** Stored data follows **

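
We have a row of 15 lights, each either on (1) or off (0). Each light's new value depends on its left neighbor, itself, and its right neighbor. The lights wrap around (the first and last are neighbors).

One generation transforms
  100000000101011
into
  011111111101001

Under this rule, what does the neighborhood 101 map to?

At position 10 the neighborhood is 101; the next row has 0 there.

0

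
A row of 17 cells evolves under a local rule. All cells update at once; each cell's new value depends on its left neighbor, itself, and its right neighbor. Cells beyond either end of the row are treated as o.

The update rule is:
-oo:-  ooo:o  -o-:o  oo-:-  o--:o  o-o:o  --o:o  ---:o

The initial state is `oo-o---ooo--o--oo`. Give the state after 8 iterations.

-ooooo-ooo-ooooo-

iteration 1: o-ooooo-o-ooooo-o
iteration 2: -o-ooo-ooo-ooo-o-
iteration 3: ooo-o-o-o-o-o-ooo
iteration 4: oo-ooooooooooo-oo
iteration 5: o-o-ooooooooo-o-o
iteration 6: -ooo-ooooooo-ooo-
iteration 7: o-o-o-ooooo-o-o-o
iteration 8: -ooooo-ooo-ooooo-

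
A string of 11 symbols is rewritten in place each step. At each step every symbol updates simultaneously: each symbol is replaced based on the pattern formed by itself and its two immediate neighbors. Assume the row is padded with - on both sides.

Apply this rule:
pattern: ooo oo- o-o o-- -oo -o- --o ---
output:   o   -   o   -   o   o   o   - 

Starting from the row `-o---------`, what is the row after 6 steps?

step 1: oo---------
step 2: o----------
step 3: o----------  (fixed point — unchanged through step 6)

o----------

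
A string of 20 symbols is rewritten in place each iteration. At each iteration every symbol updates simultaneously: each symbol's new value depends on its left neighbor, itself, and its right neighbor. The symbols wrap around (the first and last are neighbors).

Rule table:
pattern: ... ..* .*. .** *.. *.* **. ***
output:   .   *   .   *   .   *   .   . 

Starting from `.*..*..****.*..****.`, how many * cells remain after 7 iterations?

7

iteration 1: *..*..**...*..**....
iteration 2: ..*..**...*..**....*
iteration 3: .*..**...*..**....*.
iteration 4: *..**...*..**....*..
iteration 5: ..**...*..**....*..*
iteration 6: .**...*..**....*..*.
iteration 7: **...*..**....*..*..
count of *: 7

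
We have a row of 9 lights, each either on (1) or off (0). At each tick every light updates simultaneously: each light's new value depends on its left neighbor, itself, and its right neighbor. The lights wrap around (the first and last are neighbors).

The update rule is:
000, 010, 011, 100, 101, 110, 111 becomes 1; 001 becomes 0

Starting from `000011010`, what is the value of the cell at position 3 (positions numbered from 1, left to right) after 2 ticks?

111011111
111111111
position 3 holds 1

1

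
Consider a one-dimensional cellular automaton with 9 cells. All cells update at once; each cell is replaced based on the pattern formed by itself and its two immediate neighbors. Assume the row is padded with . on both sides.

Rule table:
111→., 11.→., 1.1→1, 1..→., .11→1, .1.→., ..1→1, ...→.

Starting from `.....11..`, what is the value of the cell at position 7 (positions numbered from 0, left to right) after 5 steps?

....11...
...11....
..11.....
.11......
11.......
position 7 holds .

.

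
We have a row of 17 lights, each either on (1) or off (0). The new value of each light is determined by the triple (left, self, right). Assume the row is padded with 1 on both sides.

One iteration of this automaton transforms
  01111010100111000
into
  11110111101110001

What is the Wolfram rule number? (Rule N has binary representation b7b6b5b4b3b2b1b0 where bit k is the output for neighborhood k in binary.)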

** End of Stored data **

### Task item
Reproduce every record above exactly as it appears.

### Response area
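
We have a row of 15 lights, each either on (1) or off (0). Each light's new value depends on its left neighbor, itself, and its right neighbor. The lights wrap around (the first and last are neighbors).

One generation transforms
  100000000101011
into
  011111111101001

Under this rule, what does the neighborhood 101 map to?

At position 10 the neighborhood is 101; the next row has 0 there.

0

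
A row of 17 cells evolves under a local rule. All cells update at once; each cell's new value depends on its left neighbor, itself, and its right neighbor. Cells beyond either end of the row are treated as o.

The update rule is:
-oo:-  ooo:o  -o-:o  oo-:-  o--:o  o-o:o  --o:o  ---:o

The initial state is `oo-o---ooo--o--oo`. Give the state after 8 iterations.

-ooooo-ooo-ooooo-

iteration 1: o-ooooo-o-ooooo-o
iteration 2: -o-ooo-ooo-ooo-o-
iteration 3: ooo-o-o-o-o-o-ooo
iteration 4: oo-ooooooooooo-oo
iteration 5: o-o-ooooooooo-o-o
iteration 6: -ooo-ooooooo-ooo-
iteration 7: o-o-o-ooooo-o-o-o
iteration 8: -ooooo-ooo-ooooo-

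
A string of 11 symbols is rewritten in place each step. At each step every symbol updates simultaneously: each symbol is replaced based on the pattern formed by itself and its two immediate neighbors. Assume the row is padded with - on both sides.

Apply this rule:
pattern: ooo oo- o-o o-- -oo -o- --o ---
output:   o   -   o   -   o   o   o   - 

Starting from the row `-o---------`, what is the row after 6 steps?

step 1: oo---------
step 2: o----------
step 3: o----------  (fixed point — unchanged through step 6)

o----------

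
A string of 20 symbols is rewritten in place each iteration. At each iteration every symbol updates simultaneously: each symbol's new value depends on its left neighbor, itself, and its right neighbor. The symbols wrap around (the first and last are neighbors).

Rule table:
pattern: ... ..* .*. .** *.. *.* **. ***
output:   .   *   .   *   .   *   .   . 

Starting from `.*..*..****.*..****.`, how many * cells remain after 7 iterations?

7

iteration 1: *..*..**...*..**....
iteration 2: ..*..**...*..**....*
iteration 3: .*..**...*..**....*.
iteration 4: *..**...*..**....*..
iteration 5: ..**...*..**....*..*
iteration 6: .**...*..**....*..*.
iteration 7: **...*..**....*..*..
count of *: 7

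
We have a row of 9 lights, each either on (1) or off (0). At each tick every light updates simultaneously: each light's new value depends on its left neighbor, itself, and its right neighbor. The lights wrap around (the first and last are neighbors).

The update rule is:
000, 010, 011, 100, 101, 110, 111 becomes 1; 001 becomes 0

Starting from `000011010`, what is the value of the cell at position 3 (positions numbered from 1, left to right) after 2 ticks?

111011111
111111111
position 3 holds 1

1

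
Consider a one-dimensional cellular automaton with 9 cells. All cells update at once; each cell is replaced based on the pattern formed by itself and its two immediate neighbors. Assume the row is padded with . on both sides.

Rule table:
111→., 11.→., 1.1→1, 1..→., .11→1, .1.→., ..1→1, ...→.

Starting from `.....11..`, what is the value of the cell at position 7 (positions numbered from 0, left to right) after 5 steps?

....11...
...11....
..11.....
.11......
11.......
position 7 holds .

.

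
We have a row of 17 lights, each either on (1) or off (0). The new value of each light is determined by the triple (left, self, right). Assume the row is padded with 1 on both sides.

One iteration of this automaton transforms
  01111010100111000
into
  11110111101110001

What is the Wolfram rule number? (Rule N has binary representation b7b6b5b4b3b2b1b0 where bit k is the output for neighborhood k in binary.)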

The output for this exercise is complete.